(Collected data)
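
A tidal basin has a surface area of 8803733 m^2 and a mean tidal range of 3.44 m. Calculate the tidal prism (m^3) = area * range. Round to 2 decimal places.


Tidal prism = Area * Tidal range
P = 8803733 * 3.44
P = 30284841.52 m^3

30284841.52


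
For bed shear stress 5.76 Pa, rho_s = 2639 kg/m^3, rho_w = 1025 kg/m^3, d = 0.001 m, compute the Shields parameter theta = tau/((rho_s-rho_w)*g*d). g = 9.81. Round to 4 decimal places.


theta = tau / ((rho_s - rho_w) * g * d)
rho_s - rho_w = 2639 - 1025 = 1614
Denominator = 1614 * 9.81 * 0.001 = 15.833340
theta = 5.76 / 15.833340
theta = 0.3638

0.3638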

Exercise:
Your response should consist of the data above, duplicated exactly.

Response:
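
A tidal basin has a surface area of 8803733 m^2 and a mean tidal range of 3.44 m. Calculate the tidal prism (m^3) = area * range. Round to 2 decimal places.


Tidal prism = Area * Tidal range
P = 8803733 * 3.44
P = 30284841.52 m^3

30284841.52


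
For bed shear stress 5.76 Pa, rho_s = 2639 kg/m^3, rho_w = 1025 kg/m^3, d = 0.001 m, compute the Shields parameter theta = tau/((rho_s-rho_w)*g*d). g = 9.81. Round to 4 decimal places.


theta = tau / ((rho_s - rho_w) * g * d)
rho_s - rho_w = 2639 - 1025 = 1614
Denominator = 1614 * 9.81 * 0.001 = 15.833340
theta = 5.76 / 15.833340
theta = 0.3638

0.3638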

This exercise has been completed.